>>>>>

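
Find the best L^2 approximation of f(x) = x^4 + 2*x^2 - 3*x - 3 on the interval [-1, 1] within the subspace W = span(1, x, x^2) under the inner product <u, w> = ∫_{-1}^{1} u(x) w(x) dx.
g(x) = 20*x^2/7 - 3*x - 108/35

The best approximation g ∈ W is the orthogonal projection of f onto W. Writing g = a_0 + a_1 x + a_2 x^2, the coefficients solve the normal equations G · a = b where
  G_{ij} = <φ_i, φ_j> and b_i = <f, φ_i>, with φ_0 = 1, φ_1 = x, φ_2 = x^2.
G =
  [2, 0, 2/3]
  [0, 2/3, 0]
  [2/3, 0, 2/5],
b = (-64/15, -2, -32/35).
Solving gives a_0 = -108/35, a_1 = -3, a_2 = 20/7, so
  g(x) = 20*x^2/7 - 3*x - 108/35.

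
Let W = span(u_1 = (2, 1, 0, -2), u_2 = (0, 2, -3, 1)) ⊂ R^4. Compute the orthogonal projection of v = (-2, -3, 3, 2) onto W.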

<<<<<
>>>>>

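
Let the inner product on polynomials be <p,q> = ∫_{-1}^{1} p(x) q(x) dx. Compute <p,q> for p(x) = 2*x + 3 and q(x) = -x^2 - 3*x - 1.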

<<<<<
>>>>>

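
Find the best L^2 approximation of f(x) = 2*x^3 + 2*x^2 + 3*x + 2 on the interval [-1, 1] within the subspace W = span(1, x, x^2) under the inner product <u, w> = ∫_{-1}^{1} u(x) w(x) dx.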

<<<<<

▶ [Your objective]: Scan the material above for the string "Compute", and copy every line where it is found.

▶ [Result for this exercise]:
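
Let W = span(u_1 = (2, 1, 0, -2), u_2 = (0, 2, -3, 1)) ⊂ R^4. Compute the orthogonal projection of v = (-2, -3, 3, 2) onto W.
Let the inner product on polynomials be <p,q> = ∫_{-1}^{1} p(x) q(x) dx. Compute <p,q> for p(x) = 2*x + 3 and q(x) = -x^2 - 3*x - 1.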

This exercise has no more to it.